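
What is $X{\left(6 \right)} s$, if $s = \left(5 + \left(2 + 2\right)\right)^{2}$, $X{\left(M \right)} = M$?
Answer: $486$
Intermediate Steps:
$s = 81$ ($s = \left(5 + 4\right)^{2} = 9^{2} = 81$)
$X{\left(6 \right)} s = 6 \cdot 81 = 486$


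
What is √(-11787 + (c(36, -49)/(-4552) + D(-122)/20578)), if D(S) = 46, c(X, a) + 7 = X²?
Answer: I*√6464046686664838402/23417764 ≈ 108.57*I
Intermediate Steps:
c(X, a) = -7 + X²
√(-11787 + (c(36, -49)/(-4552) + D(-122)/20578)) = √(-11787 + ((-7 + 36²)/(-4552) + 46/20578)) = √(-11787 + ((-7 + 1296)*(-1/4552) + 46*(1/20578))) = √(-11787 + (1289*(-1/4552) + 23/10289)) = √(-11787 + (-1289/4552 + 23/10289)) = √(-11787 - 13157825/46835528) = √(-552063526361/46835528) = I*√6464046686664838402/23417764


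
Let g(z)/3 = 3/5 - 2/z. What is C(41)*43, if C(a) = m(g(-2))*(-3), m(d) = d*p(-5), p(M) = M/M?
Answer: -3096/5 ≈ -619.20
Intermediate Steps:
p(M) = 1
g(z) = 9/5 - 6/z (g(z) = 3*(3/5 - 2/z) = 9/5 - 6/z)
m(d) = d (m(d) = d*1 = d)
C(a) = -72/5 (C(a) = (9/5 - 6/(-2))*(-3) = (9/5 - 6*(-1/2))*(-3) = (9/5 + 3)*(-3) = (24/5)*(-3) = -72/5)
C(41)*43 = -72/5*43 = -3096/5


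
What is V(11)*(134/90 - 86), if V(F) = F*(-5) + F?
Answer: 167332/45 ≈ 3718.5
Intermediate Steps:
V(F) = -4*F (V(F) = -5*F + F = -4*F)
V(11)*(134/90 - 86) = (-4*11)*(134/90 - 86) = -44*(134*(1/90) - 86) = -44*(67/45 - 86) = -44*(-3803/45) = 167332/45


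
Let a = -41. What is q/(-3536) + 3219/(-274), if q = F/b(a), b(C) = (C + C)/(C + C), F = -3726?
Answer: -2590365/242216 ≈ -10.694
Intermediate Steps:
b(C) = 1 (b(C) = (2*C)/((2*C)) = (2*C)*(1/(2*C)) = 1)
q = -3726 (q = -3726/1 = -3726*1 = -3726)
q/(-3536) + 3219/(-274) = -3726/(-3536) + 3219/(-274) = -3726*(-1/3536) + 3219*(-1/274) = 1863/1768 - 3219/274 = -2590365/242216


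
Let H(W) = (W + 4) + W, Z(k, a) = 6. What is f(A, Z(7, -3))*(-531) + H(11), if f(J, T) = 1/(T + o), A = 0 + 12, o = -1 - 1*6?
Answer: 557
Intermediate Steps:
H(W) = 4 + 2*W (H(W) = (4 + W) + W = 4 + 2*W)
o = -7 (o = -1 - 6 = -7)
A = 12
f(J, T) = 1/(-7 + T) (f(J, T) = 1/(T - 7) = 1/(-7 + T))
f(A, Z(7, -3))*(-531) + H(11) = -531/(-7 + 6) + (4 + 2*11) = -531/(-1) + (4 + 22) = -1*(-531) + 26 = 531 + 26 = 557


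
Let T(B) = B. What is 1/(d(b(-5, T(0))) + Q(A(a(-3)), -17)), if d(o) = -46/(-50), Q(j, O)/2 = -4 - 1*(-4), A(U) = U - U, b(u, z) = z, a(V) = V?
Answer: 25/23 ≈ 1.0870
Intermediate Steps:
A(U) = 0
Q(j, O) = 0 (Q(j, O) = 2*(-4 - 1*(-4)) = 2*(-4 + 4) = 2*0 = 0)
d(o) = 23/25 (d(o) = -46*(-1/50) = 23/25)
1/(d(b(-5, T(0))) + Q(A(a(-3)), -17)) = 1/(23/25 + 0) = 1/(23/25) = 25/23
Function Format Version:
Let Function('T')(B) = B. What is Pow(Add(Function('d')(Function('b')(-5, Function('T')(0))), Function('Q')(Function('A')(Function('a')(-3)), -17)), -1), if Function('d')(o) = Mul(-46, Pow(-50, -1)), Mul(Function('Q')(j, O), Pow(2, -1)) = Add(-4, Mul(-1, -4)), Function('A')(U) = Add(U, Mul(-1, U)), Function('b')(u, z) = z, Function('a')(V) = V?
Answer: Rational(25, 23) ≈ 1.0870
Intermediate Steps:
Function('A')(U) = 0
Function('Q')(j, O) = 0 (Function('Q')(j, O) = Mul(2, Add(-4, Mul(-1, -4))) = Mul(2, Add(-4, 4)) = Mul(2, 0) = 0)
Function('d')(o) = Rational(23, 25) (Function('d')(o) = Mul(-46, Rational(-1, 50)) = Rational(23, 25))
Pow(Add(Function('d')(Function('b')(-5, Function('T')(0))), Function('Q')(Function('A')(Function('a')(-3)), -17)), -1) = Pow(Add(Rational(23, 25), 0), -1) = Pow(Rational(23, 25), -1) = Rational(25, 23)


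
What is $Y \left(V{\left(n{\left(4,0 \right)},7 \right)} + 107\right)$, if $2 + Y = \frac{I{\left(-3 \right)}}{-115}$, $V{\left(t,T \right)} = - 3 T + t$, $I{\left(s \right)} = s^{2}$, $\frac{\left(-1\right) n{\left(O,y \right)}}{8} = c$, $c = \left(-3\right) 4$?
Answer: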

◆ ◆ ◆ ◆

Required action: What you output must match the lines from the beginning of the material through the line with "Answer: -2590365/242216 ≈ -10.694" exactly, both ends included.

Reply:
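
What is $X{\left(6 \right)} s$, if $s = \left(5 + \left(2 + 2\right)\right)^{2}$, $X{\left(M \right)} = M$?
Answer: $486$
Intermediate Steps:
$s = 81$ ($s = \left(5 + 4\right)^{2} = 9^{2} = 81$)
$X{\left(6 \right)} s = 6 \cdot 81 = 486$


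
What is √(-11787 + (c(36, -49)/(-4552) + D(-122)/20578)), if D(S) = 46, c(X, a) + 7 = X²?
Answer: I*√6464046686664838402/23417764 ≈ 108.57*I
Intermediate Steps:
c(X, a) = -7 + X²
√(-11787 + (c(36, -49)/(-4552) + D(-122)/20578)) = √(-11787 + ((-7 + 36²)/(-4552) + 46/20578)) = √(-11787 + ((-7 + 1296)*(-1/4552) + 46*(1/20578))) = √(-11787 + (1289*(-1/4552) + 23/10289)) = √(-11787 + (-1289/4552 + 23/10289)) = √(-11787 - 13157825/46835528) = √(-552063526361/46835528) = I*√6464046686664838402/23417764


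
Let g(z)/3 = 3/5 - 2/z. What is C(41)*43, if C(a) = m(g(-2))*(-3), m(d) = d*p(-5), p(M) = M/M?
Answer: -3096/5 ≈ -619.20
Intermediate Steps:
p(M) = 1
g(z) = 9/5 - 6/z (g(z) = 3*(3/5 - 2/z) = 9/5 - 6/z)
m(d) = d (m(d) = d*1 = d)
C(a) = -72/5 (C(a) = (9/5 - 6/(-2))*(-3) = (9/5 - 6*(-1/2))*(-3) = (9/5 + 3)*(-3) = (24/5)*(-3) = -72/5)
C(41)*43 = -72/5*43 = -3096/5


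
What is V(11)*(134/90 - 86), if V(F) = F*(-5) + F?
Answer: 167332/45 ≈ 3718.5
Intermediate Steps:
V(F) = -4*F (V(F) = -5*F + F = -4*F)
V(11)*(134/90 - 86) = (-4*11)*(134/90 - 86) = -44*(134*(1/90) - 86) = -44*(67/45 - 86) = -44*(-3803/45) = 167332/45


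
Let a = -41. What is q/(-3536) + 3219/(-274), if q = F/b(a), b(C) = (C + C)/(C + C), F = -3726?
Answer: -2590365/242216 ≈ -10.694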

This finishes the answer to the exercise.